WHAT IS BEING ASKED
The answer must be the lines from the one containing "Answer: $2660045$" through the last line of the data below, copied exactly, with nothing else.

Collected data
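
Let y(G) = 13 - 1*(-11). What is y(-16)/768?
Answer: 1/32 ≈ 0.031250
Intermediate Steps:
y(G) = 24 (y(G) = 13 + 11 = 24)
y(-16)/768 = 24/768 = 24*(1/768) = 1/32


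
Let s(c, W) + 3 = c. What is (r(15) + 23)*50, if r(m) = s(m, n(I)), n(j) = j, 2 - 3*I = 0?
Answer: 1750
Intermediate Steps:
I = 2/3 (I = 2/3 - 1/3*0 = 2/3 + 0 = 2/3 ≈ 0.66667)
s(c, W) = -3 + c
r(m) = -3 + m
(r(15) + 23)*50 = ((-3 + 15) + 23)*50 = (12 + 23)*50 = 35*50 = 1750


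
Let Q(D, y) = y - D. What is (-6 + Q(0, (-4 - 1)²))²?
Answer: 361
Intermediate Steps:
(-6 + Q(0, (-4 - 1)²))² = (-6 + ((-4 - 1)² - 1*0))² = (-6 + ((-5)² + 0))² = (-6 + (25 + 0))² = (-6 + 25)² = 19² = 361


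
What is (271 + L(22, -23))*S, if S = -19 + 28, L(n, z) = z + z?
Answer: 2025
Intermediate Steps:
L(n, z) = 2*z
S = 9
(271 + L(22, -23))*S = (271 + 2*(-23))*9 = (271 - 46)*9 = 225*9 = 2025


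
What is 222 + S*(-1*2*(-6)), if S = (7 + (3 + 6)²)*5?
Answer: 5502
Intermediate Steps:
S = 440 (S = (7 + 9²)*5 = (7 + 81)*5 = 88*5 = 440)
222 + S*(-1*2*(-6)) = 222 + 440*(-1*2*(-6)) = 222 + 440*(-2*(-6)) = 222 + 440*12 = 222 + 5280 = 5502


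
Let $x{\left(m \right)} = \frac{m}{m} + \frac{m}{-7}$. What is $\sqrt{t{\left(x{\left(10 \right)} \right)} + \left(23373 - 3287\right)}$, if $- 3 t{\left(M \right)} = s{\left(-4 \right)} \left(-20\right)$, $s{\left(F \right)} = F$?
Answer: $\frac{\sqrt{180534}}{3} \approx 141.63$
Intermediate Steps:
$x{\left(m \right)} = 1 - \frac{m}{7}$ ($x{\left(m \right)} = 1 + m \left(- \frac{1}{7}\right) = 1 - \frac{m}{7}$)
$t{\left(M \right)} = - \frac{80}{3}$ ($t{\left(M \right)} = - \frac{\left(-4\right) \left(-20\right)}{3} = \left(- \frac{1}{3}\right) 80 = - \frac{80}{3}$)
$\sqrt{t{\left(x{\left(10 \right)} \right)} + \left(23373 - 3287\right)} = \sqrt{- \frac{80}{3} + \left(23373 - 3287\right)} = \sqrt{- \frac{80}{3} + 20086} = \sqrt{\frac{60178}{3}} = \frac{\sqrt{180534}}{3}$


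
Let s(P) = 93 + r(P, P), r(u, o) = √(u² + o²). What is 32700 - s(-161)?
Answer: 32607 - 161*√2 ≈ 32379.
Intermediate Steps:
r(u, o) = √(o² + u²)
s(P) = 93 + √2*√(P²) (s(P) = 93 + √(P² + P²) = 93 + √(2*P²) = 93 + √2*√(P²))
32700 - s(-161) = 32700 - (93 + √2*√((-161)²)) = 32700 - (93 + √2*√25921) = 32700 - (93 + √2*161) = 32700 - (93 + 161*√2) = 32700 + (-93 - 161*√2) = 32607 - 161*√2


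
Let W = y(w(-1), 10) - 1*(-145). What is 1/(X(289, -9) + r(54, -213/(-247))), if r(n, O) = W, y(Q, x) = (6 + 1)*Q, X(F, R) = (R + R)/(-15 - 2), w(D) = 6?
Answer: 17/3197 ≈ 0.0053175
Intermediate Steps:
X(F, R) = -2*R/17 (X(F, R) = (2*R)/(-17) = (2*R)*(-1/17) = -2*R/17)
y(Q, x) = 7*Q
W = 187 (W = 7*6 - 1*(-145) = 42 + 145 = 187)
r(n, O) = 187
1/(X(289, -9) + r(54, -213/(-247))) = 1/(-2/17*(-9) + 187) = 1/(18/17 + 187) = 1/(3197/17) = 17/3197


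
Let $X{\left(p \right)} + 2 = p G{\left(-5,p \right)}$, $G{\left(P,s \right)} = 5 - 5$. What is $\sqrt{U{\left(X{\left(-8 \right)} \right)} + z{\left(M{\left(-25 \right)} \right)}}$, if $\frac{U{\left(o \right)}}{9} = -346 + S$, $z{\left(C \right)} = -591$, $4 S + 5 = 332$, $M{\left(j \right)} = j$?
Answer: $\frac{i \sqrt{11877}}{2} \approx 54.491 i$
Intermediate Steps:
$G{\left(P,s \right)} = 0$
$S = \frac{327}{4}$ ($S = - \frac{5}{4} + \frac{1}{4} \cdot 332 = - \frac{5}{4} + 83 = \frac{327}{4} \approx 81.75$)
$X{\left(p \right)} = -2$ ($X{\left(p \right)} = -2 + p 0 = -2 + 0 = -2$)
$U{\left(o \right)} = - \frac{9513}{4}$ ($U{\left(o \right)} = 9 \left(-346 + \frac{327}{4}\right) = 9 \left(- \frac{1057}{4}\right) = - \frac{9513}{4}$)
$\sqrt{U{\left(X{\left(-8 \right)} \right)} + z{\left(M{\left(-25 \right)} \right)}} = \sqrt{- \frac{9513}{4} - 591} = \sqrt{- \frac{11877}{4}} = \frac{i \sqrt{11877}}{2}$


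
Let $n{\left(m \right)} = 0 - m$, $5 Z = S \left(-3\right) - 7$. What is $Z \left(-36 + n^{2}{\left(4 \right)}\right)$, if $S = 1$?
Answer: $40$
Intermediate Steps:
$Z = -2$ ($Z = \frac{1 \left(-3\right) - 7}{5} = \frac{-3 - 7}{5} = \frac{1}{5} \left(-10\right) = -2$)
$n{\left(m \right)} = - m$
$Z \left(-36 + n^{2}{\left(4 \right)}\right) = - 2 \left(-36 + \left(\left(-1\right) 4\right)^{2}\right) = - 2 \left(-36 + \left(-4\right)^{2}\right) = - 2 \left(-36 + 16\right) = \left(-2\right) \left(-20\right) = 40$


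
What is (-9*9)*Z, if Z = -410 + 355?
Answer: 4455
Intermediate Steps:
Z = -55
(-9*9)*Z = -9*9*(-55) = -81*(-55) = 4455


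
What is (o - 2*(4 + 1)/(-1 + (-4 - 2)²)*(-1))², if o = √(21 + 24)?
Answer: 2209/49 + 12*√5/7 ≈ 48.915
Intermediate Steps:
o = 3*√5 (o = √45 = 3*√5 ≈ 6.7082)
(o - 2*(4 + 1)/(-1 + (-4 - 2)²)*(-1))² = (3*√5 - 2*(4 + 1)/(-1 + (-4 - 2)²)*(-1))² = (3*√5 - 10/(-1 + (-6)²)*(-1))² = (3*√5 - 10/(-1 + 36)*(-1))² = (3*√5 - 10/35*(-1))² = (3*√5 - 2*⅐*(-1))² = (3*√5 - 2/7*(-1))² = (3*√5 + 2/7)² = (2/7 + 3*√5)²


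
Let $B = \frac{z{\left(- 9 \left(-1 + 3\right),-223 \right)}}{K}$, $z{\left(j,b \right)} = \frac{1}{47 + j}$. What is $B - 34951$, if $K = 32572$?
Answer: $- \frac{33014295187}{944588} \approx -34951.0$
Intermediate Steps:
$B = \frac{1}{944588}$ ($B = \frac{1}{\left(47 - 9 \left(-1 + 3\right)\right) 32572} = \frac{1}{47 - 18} \cdot \frac{1}{32572} = \frac{1}{29} \cdot \frac{1}{32572} = \frac{1}{944588} \approx 1.0587 \cdot 10^{-6}$)
$B - 34951 = \frac{1}{944588} - 34951 = - \frac{33014295187}{944588}$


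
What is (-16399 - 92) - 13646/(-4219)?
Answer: -69561883/4219 ≈ -16488.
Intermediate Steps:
(-16399 - 92) - 13646/(-4219) = -16491 - 13646*(-1/4219) = -16491 + 13646/4219 = -69561883/4219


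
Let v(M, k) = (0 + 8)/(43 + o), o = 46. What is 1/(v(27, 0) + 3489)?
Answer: 89/310529 ≈ 0.00028661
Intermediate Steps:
v(M, k) = 8/89 (v(M, k) = (0 + 8)/(43 + 46) = 8/89)
1/(v(27, 0) + 3489) = 1/(8/89 + 3489) = 1/(310529/89) = 89/310529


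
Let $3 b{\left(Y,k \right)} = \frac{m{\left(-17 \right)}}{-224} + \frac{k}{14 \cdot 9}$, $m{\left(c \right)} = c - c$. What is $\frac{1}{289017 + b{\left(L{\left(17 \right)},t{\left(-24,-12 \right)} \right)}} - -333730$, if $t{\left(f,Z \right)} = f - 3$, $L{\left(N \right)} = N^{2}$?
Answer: $\frac{1350350674024}{4046237} \approx 3.3373 \cdot 10^{5}$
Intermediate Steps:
$m{\left(c \right)} = 0$
$t{\left(f,Z \right)} = -3 + f$
$b{\left(Y,k \right)} = \frac{k}{378}$ ($b{\left(Y,k \right)} = \frac{\frac{0}{-224} + \frac{k}{14 \cdot 9}}{3} = \frac{0 \left(- \frac{1}{224}\right) + \frac{k}{126}}{3} = \frac{0 + k \frac{1}{126}}{3} = \frac{0 + \frac{k}{126}}{3} = \frac{\frac{1}{126} k}{3} = \frac{k}{378}$)
$\frac{1}{289017 + b{\left(L{\left(17 \right)},t{\left(-24,-12 \right)} \right)}} - -333730 = \frac{1}{289017 + \frac{-3 - 24}{378}} - -333730 = \frac{1}{289017 + \frac{1}{378} \left(-27\right)} + 333730 = \frac{1}{289017 - \frac{1}{14}} + 333730 = \frac{1}{\frac{4046237}{14}} + 333730 = \frac{14}{4046237} + 333730 = \frac{1350350674024}{4046237}$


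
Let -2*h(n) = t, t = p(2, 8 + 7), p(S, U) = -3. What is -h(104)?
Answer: -3/2 ≈ -1.5000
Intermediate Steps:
t = -3
h(n) = 3/2 (h(n) = -1/2*(-3) = 3/2)
-h(104) = -1*3/2 = -3/2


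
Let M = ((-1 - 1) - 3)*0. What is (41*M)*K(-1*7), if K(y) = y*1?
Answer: 0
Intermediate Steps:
K(y) = y
M = 0 (M = (-2 - 3)*0 = -5*0 = 0)
(41*M)*K(-1*7) = (41*0)*(-1*7) = 0*(-7) = 0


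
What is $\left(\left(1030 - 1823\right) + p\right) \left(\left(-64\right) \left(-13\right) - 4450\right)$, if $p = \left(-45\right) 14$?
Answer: $5148414$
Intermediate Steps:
$p = -630$
$\left(\left(1030 - 1823\right) + p\right) \left(\left(-64\right) \left(-13\right) - 4450\right) = \left(\left(1030 - 1823\right) - 630\right) \left(\left(-64\right) \left(-13\right) - 4450\right) = \left(\left(1030 - 1823\right) - 630\right) \left(832 - 4450\right) = \left(-793 - 630\right) \left(-3618\right) = \left(-1423\right) \left(-3618\right) = 5148414$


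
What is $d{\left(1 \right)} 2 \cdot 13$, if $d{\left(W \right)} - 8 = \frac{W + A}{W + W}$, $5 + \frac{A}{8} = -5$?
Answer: $-819$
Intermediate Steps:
$A = -80$ ($A = -40 + 8 \left(-5\right) = -40 - 40 = -80$)
$d{\left(W \right)} = 8 + \frac{-80 + W}{2 W}$ ($d{\left(W \right)} = 8 + \frac{W - 80}{W + W} = 8 + \frac{-80 + W}{2 W}$)
$d{\left(1 \right)} 2 \cdot 13 = \left(\frac{17}{2} - \frac{40}{1}\right) 2 \cdot 13 = \left(\frac{17}{2} - 40\right) 2 \cdot 13 = \left(- \frac{63}{2}\right) 2 \cdot 13 = \left(-63\right) 13 = -819$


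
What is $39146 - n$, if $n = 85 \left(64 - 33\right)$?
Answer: $36511$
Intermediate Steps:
$n = 2635$ ($n = 85 \cdot 31 = 2635$)
$39146 - n = 39146 - 2635 = 36511$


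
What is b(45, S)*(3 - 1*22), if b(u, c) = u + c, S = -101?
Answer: 1064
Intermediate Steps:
b(u, c) = c + u
b(45, S)*(3 - 1*22) = (-101 + 45)*(3 - 1*22) = -56*(3 - 22) = -56*(-19) = 1064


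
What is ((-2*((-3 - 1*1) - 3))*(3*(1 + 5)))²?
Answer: 63504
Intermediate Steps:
((-2*((-3 - 1*1) - 3))*(3*(1 + 5)))² = ((-2*((-3 - 1) - 3))*(3*6))² = (-2*(-4 - 3)*18)² = (-2*(-7)*18)² = (14*18)² = 252² = 63504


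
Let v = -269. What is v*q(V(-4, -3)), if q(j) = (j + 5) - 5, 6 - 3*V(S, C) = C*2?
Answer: -1076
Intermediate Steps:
V(S, C) = 2 - 2*C/3 (V(S, C) = 2 - C*2/3 = 2 - 2*C/3)
q(j) = j (q(j) = (5 + j) - 5 = j)
v*q(V(-4, -3)) = -269*(2 - ⅔*(-3)) = -269*(2 + 2) = -269*4 = -1076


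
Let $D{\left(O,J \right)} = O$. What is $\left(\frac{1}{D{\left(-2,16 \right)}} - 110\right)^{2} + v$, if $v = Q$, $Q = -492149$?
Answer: $- \frac{1919755}{4} \approx -4.7994 \cdot 10^{5}$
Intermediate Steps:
$v = -492149$
$\left(\frac{1}{D{\left(-2,16 \right)}} - 110\right)^{2} + v = \left(\frac{1}{-2} - 110\right)^{2} - 492149 = \left(- \frac{1}{2} - 110\right)^{2} - 492149 = \left(- \frac{221}{2}\right)^{2} - 492149 = \frac{48841}{4} - 492149 = - \frac{1919755}{4}$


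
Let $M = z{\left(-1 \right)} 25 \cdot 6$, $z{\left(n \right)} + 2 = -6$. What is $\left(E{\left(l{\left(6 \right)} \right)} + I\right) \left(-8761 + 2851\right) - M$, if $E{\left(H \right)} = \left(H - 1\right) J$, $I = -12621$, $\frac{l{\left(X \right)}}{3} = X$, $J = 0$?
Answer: $74591310$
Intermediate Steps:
$l{\left(X \right)} = 3 X$
$z{\left(n \right)} = -8$ ($z{\left(n \right)} = -2 - 6 = -8$)
$E{\left(H \right)} = 0$ ($E{\left(H \right)} = \left(H - 1\right) 0 = \left(-1 + H\right) 0 = 0$)
$M = -1200$ ($M = \left(-8\right) 25 \cdot 6 = \left(-200\right) 6 = -1200$)
$\left(E{\left(l{\left(6 \right)} \right)} + I\right) \left(-8761 + 2851\right) - M = \left(0 - 12621\right) \left(-8761 + 2851\right) - -1200 = \left(-12621\right) \left(-5910\right) + 1200 = 74590110 + 1200 = 74591310$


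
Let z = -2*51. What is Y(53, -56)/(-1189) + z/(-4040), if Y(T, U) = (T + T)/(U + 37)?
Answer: 1366261/45633820 ≈ 0.029940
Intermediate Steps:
z = -102
Y(T, U) = 2*T/(37 + U) (Y(T, U) = (2*T)/(37 + U) = 2*T/(37 + U))
Y(53, -56)/(-1189) + z/(-4040) = (2*53/(37 - 56))/(-1189) - 102/(-4040) = (2*53/(-19))*(-1/1189) - 102*(-1/4040) = (2*53*(-1/19))*(-1/1189) + 51/2020 = -106/19*(-1/1189) + 51/2020 = 106/22591 + 51/2020 = 1366261/45633820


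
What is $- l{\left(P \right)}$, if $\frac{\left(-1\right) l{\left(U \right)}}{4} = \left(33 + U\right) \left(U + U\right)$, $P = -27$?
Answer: $-1296$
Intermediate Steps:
$l{\left(U \right)} = - 8 U \left(33 + U\right)$ ($l{\left(U \right)} = - 4 \left(33 + U\right) \left(U + U\right) = - 4 \left(33 + U\right) 2 U = - 4 \cdot 2 U \left(33 + U\right) = - 8 U \left(33 + U\right)$)
$- l{\left(P \right)} = - \left(-8\right) \left(-27\right) \left(33 - 27\right) = - \left(-8\right) \left(-27\right) 6 = \left(-1\right) 1296 = -1296$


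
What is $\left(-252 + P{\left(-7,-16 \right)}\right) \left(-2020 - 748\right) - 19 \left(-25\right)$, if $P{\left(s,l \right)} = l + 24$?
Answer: $675867$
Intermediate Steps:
$P{\left(s,l \right)} = 24 + l$
$\left(-252 + P{\left(-7,-16 \right)}\right) \left(-2020 - 748\right) - 19 \left(-25\right) = \left(-252 + \left(24 - 16\right)\right) \left(-2020 - 748\right) - 19 \left(-25\right) = \left(-252 + 8\right) \left(-2768\right) - -475 = \left(-244\right) \left(-2768\right) + 475 = 675392 + 475 = 675867$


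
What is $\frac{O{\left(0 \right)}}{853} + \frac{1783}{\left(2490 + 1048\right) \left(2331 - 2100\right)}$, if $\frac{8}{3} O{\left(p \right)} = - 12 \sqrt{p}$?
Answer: $\frac{1783}{817278} \approx 0.0021816$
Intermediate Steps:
$O{\left(p \right)} = - \frac{9 \sqrt{p}}{2}$ ($O{\left(p \right)} = \frac{3 \left(- 12 \sqrt{p}\right)}{8} = - \frac{9 \sqrt{p}}{2}$)
$\frac{O{\left(0 \right)}}{853} + \frac{1783}{\left(2490 + 1048\right) \left(2331 - 2100\right)} = \frac{\left(- \frac{9}{2}\right) \sqrt{0}}{853} + \frac{1783}{\left(2490 + 1048\right) \left(2331 - 2100\right)} = \left(- \frac{9}{2}\right) 0 \cdot \frac{1}{853} + \frac{1783}{3538 \cdot 231} = 0 \cdot \frac{1}{853} + \frac{1783}{817278} = 0 + 1783 \cdot \frac{1}{817278} = 0 + \frac{1783}{817278} = \frac{1783}{817278}$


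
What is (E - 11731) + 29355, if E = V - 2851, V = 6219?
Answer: 20992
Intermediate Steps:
E = 3368 (E = 6219 - 2851 = 3368)
(E - 11731) + 29355 = (3368 - 11731) + 29355 = -8363 + 29355 = 20992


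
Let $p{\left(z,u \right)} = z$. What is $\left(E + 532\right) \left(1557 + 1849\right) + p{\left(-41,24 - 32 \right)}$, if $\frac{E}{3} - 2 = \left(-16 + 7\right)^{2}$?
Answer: $2660045$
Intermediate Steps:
$E = 249$ ($E = 6 + 3 \left(-16 + 7\right)^{2} = 6 + 3 \left(-9\right)^{2} = 6 + 3 \cdot 81 = 6 + 243 = 249$)
$\left(E + 532\right) \left(1557 + 1849\right) + p{\left(-41,24 - 32 \right)} = \left(249 + 532\right) \left(1557 + 1849\right) - 41 = 781 \cdot 3406 - 41 = 2660086 - 41 = 2660045$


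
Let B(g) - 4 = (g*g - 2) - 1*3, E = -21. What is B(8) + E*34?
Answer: -651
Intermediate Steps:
B(g) = -1 + g² (B(g) = 4 + ((g*g - 2) - 1*3) = 4 + ((g² - 2) - 3) = 4 + ((-2 + g²) - 3) = 4 + (-5 + g²) = -1 + g²)
B(8) + E*34 = (-1 + 8²) - 21*34 = (-1 + 64) - 714 = 63 - 714 = -651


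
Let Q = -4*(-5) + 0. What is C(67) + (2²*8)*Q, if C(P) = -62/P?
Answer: 42818/67 ≈ 639.07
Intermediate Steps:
Q = 20 (Q = 20 + 0 = 20)
C(67) + (2²*8)*Q = -62/67 + (2²*8)*20 = -62*1/67 + (4*8)*20 = -62/67 + 32*20 = -62/67 + 640 = 42818/67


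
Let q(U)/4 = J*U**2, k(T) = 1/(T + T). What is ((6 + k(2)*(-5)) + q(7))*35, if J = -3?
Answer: -81655/4 ≈ -20414.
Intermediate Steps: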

TASK RESULT
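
Answer: $2660045$
Intermediate Steps:
$E = 249$ ($E = 6 + 3 \left(-16 + 7\right)^{2} = 6 + 3 \left(-9\right)^{2} = 6 + 3 \cdot 81 = 6 + 243 = 249$)
$\left(E + 532\right) \left(1557 + 1849\right) + p{\left(-41,24 - 32 \right)} = \left(249 + 532\right) \left(1557 + 1849\right) - 41 = 781 \cdot 3406 - 41 = 2660086 - 41 = 2660045$


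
Let B(g) - 4 = (g*g - 2) - 1*3, E = -21. What is B(8) + E*34?
Answer: -651
Intermediate Steps:
B(g) = -1 + g² (B(g) = 4 + ((g*g - 2) - 1*3) = 4 + ((g² - 2) - 3) = 4 + ((-2 + g²) - 3) = 4 + (-5 + g²) = -1 + g²)
B(8) + E*34 = (-1 + 8²) - 21*34 = (-1 + 64) - 714 = 63 - 714 = -651


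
Let Q = -4*(-5) + 0. What is C(67) + (2²*8)*Q, if C(P) = -62/P?
Answer: 42818/67 ≈ 639.07
Intermediate Steps:
Q = 20 (Q = 20 + 0 = 20)
C(67) + (2²*8)*Q = -62/67 + (2²*8)*20 = -62*1/67 + (4*8)*20 = -62/67 + 32*20 = -62/67 + 640 = 42818/67


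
Let q(U)/4 = J*U**2, k(T) = 1/(T + T). What is ((6 + k(2)*(-5)) + q(7))*35, if J = -3?
Answer: -81655/4 ≈ -20414.
Intermediate Steps: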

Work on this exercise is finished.